Problem description
Go through the records below and write each one out again unchanged.

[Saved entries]
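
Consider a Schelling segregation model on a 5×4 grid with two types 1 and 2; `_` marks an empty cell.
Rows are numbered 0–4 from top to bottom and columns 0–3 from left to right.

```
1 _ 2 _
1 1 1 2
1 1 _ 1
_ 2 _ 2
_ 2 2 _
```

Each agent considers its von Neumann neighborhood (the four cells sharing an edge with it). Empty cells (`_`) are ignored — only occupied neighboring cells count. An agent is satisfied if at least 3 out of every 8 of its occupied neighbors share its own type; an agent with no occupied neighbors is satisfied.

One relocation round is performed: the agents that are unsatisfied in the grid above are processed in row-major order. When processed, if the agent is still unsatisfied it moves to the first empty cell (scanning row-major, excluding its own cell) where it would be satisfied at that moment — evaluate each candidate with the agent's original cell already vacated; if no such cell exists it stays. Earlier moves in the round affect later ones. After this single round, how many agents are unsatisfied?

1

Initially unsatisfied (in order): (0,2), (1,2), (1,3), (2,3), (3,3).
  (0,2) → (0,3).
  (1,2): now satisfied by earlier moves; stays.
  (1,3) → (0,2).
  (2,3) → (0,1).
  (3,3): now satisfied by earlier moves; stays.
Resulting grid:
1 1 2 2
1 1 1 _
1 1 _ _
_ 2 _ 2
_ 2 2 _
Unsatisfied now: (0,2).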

Expected answer
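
Consider a Schelling segregation model on a 5×4 grid with two types 1 and 2; `_` marks an empty cell.
Rows are numbered 0–4 from top to bottom and columns 0–3 from left to right.

```
1 _ 2 _
1 1 1 2
1 1 _ 1
_ 2 _ 2
_ 2 2 _
```

Each agent considers its von Neumann neighborhood (the four cells sharing an edge with it). Empty cells (`_`) are ignored — only occupied neighboring cells count. An agent is satisfied if at least 3 out of every 8 of its occupied neighbors share its own type; an agent with no occupied neighbors is satisfied.

One relocation round is performed: the agents that are unsatisfied in the grid above are processed in row-major order. When processed, if the agent is still unsatisfied it moves to the first empty cell (scanning row-major, excluding its own cell) where it would be satisfied at that moment — evaluate each candidate with the agent's original cell already vacated; if no such cell exists it stays. Earlier moves in the round affect later ones. After this single round, how many agents are unsatisfied?

1

Initially unsatisfied (in order): (0,2), (1,2), (1,3), (2,3), (3,3).
  (0,2) → (0,3).
  (1,2): now satisfied by earlier moves; stays.
  (1,3) → (0,2).
  (2,3) → (0,1).
  (3,3): now satisfied by earlier moves; stays.
Resulting grid:
1 1 2 2
1 1 1 _
1 1 _ _
_ 2 _ 2
_ 2 2 _
Unsatisfied now: (0,2).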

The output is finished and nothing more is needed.